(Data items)
= = = =

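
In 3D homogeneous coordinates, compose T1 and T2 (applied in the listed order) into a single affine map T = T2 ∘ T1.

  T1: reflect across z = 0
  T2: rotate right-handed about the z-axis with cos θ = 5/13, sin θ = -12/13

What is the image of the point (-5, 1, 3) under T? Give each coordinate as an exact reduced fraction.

T1 reflect across z = 0: (-5, 1, 3) → (-5, 1, -3)
T2 rotate right-handed about the z-axis with cos θ = 5/13, sin θ = -12/13: (-5, 1, -3) → (-1, 5, -3)

T(p) = (-1, 5, -3)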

= = = =

What the exercise asks – Keep to the lines above, from the first one through the line where "T2: rotate right-handed" appears, and copy them exactly.

Answer space –
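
In 3D homogeneous coordinates, compose T1 and T2 (applied in the listed order) into a single affine map T = T2 ∘ T1.

  T1: reflect across z = 0
  T2: rotate right-handed about the z-axis with cos θ = 5/13, sin θ = -12/13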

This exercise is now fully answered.